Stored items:
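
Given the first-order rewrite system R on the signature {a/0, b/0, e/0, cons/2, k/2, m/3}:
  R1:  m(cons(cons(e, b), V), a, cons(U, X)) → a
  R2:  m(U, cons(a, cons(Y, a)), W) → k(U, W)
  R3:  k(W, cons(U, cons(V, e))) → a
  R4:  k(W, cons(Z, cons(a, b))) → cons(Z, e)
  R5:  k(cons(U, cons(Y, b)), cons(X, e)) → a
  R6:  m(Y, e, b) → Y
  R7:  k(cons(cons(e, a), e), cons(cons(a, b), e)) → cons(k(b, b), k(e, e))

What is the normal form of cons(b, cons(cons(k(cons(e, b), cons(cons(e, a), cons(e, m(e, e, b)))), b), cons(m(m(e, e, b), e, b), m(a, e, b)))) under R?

cons(b, cons(cons(a, b), cons(e, a)))

1. cons(b, cons(cons(k(cons(e, b), cons(cons(e, a), cons(e, m(e, e, b)))), b), cons(m(m(e, e, b), e, b), m(a, e, b))))  →  cons(b, cons(cons(k(cons(e, b), cons(cons(e, a), cons(e, e))), b), cons(m(m(e, e, b), e, b), m(a, e, b))))   [R6 at 2.1.1.2.2.2]
2. cons(b, cons(cons(k(cons(e, b), cons(cons(e, a), cons(e, e))), b), cons(m(m(e, e, b), e, b), m(a, e, b))))  →  cons(b, cons(cons(a, b), cons(m(m(e, e, b), e, b), m(a, e, b))))   [R3 at 2.1.1]
3. cons(b, cons(cons(a, b), cons(m(m(e, e, b), e, b), m(a, e, b))))  →  cons(b, cons(cons(a, b), cons(m(e, e, b), m(a, e, b))))   [R6 at 2.2.1]
4. cons(b, cons(cons(a, b), cons(m(e, e, b), m(a, e, b))))  →  cons(b, cons(cons(a, b), cons(e, m(a, e, b))))   [R6 at 2.2.1]
5. cons(b, cons(cons(a, b), cons(e, m(a, e, b))))  →  cons(b, cons(cons(a, b), cons(e, a)))   [R6 at 2.2.2]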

» **Required work**: Write out only the lines that run from the line containing "m(Y, e, b) → Y" through the line containing "cons(k(b, b), k(e, e))", both included, exactly as they appear above.

» **Exercise solution**:
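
  R6:  m(Y, e, b) → Y
  R7:  k(cons(cons(e, a), e), cons(cons(a, b), e)) → cons(k(b, b), k(e, e))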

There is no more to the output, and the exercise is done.